### PROBLEM DETAILS
Everything from the line holding "An aliquot of" through the last line of the listing needs to be repeated exactly, with no other lines.
(DATA EXTRACT Opens)
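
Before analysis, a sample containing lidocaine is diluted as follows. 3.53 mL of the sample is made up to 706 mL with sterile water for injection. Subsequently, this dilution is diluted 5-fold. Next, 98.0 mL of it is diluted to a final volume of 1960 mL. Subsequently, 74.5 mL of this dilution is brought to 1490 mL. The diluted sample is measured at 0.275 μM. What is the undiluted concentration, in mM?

Overall dilution factor = 200 × 5 × 20 × 20 = 4.00 × 10⁵.
Original = 0.275 μM × 4.00 × 10⁵ = 1.10 × 10⁵ μM = 110 mM.

110 mM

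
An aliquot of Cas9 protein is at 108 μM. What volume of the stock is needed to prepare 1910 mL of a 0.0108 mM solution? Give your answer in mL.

191 mL

0.0108 mM = 10.8 μM.
V₁ = C₂V₂/C₁ = 10.8 × 1910 / 108 = 191 mL.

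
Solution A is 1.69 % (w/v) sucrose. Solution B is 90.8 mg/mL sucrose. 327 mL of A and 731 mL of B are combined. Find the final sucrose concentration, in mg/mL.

C_B = 90.8 mg/mL = 9.08 % (w/v).
C_mix = (C_A·V_A + C_B·V_B)/(V_A + V_B) = (1.69×327 + 9.08×731) / 1058 = 6.80 % (w/v) = 68.0 mg/mL.

68.0 mg/mL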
(DATA EXTRACT Closes)
### OUTPUT FOR THIS TASK
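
An aliquot of Cas9 protein is at 108 μM. What volume of the stock is needed to prepare 1910 mL of a 0.0108 mM solution? Give your answer in mL.

191 mL

0.0108 mM = 10.8 μM.
V₁ = C₂V₂/C₁ = 10.8 × 1910 / 108 = 191 mL.

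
Solution A is 1.69 % (w/v) sucrose. Solution B is 90.8 mg/mL sucrose. 327 mL of A and 731 mL of B are combined. Find the final sucrose concentration, in mg/mL.

C_B = 90.8 mg/mL = 9.08 % (w/v).
C_mix = (C_A·V_A + C_B·V_B)/(V_A + V_B) = (1.69×327 + 9.08×731) / 1058 = 6.80 % (w/v) = 68.0 mg/mL.

68.0 mg/mL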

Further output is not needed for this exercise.